▶ _Exercise data_:
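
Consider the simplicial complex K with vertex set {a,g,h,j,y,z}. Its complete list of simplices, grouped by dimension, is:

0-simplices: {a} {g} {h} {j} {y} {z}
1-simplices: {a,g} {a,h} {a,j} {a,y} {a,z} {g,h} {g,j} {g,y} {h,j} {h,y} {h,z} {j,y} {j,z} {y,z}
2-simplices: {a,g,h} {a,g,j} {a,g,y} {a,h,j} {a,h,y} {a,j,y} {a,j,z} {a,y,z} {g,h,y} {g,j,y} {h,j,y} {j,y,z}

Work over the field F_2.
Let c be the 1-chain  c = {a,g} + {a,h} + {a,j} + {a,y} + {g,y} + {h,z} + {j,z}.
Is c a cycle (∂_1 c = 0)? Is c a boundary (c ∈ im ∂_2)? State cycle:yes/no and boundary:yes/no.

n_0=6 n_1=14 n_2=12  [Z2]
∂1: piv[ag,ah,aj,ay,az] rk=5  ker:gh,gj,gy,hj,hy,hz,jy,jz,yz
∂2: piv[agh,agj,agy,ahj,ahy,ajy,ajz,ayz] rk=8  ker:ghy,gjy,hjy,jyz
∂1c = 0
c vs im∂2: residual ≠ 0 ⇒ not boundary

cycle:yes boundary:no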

* * *

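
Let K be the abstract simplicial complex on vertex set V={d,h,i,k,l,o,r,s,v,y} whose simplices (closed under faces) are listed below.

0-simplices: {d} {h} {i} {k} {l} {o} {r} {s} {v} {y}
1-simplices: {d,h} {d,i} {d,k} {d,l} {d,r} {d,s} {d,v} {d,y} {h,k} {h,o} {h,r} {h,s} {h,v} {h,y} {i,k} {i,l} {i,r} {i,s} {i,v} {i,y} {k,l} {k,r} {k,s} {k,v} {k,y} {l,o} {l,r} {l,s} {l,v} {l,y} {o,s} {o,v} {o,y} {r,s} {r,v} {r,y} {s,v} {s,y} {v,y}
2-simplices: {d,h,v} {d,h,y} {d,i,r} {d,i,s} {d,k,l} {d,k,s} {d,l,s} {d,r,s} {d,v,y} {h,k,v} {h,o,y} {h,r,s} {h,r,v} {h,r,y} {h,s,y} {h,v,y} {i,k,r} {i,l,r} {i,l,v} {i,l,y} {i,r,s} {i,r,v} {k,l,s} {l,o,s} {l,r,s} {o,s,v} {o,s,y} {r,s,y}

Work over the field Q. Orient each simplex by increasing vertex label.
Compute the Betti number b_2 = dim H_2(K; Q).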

* * *

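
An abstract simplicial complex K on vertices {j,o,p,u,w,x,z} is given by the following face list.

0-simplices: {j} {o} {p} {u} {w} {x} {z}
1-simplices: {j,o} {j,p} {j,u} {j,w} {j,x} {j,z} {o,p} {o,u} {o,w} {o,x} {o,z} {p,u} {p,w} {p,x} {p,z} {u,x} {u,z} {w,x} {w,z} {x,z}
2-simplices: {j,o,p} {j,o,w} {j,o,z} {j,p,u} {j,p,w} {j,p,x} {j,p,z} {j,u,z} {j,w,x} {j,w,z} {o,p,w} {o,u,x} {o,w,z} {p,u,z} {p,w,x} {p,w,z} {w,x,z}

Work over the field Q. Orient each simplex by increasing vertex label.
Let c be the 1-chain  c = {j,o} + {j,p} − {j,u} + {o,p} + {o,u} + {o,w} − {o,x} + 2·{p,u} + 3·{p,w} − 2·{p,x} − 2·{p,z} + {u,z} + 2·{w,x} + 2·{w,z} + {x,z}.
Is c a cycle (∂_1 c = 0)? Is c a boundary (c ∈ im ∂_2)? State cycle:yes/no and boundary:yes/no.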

▶ _Task_: Go line by line through the data above and count those holding "abstract"; report the number alone.

▶ _Result for this task_: 2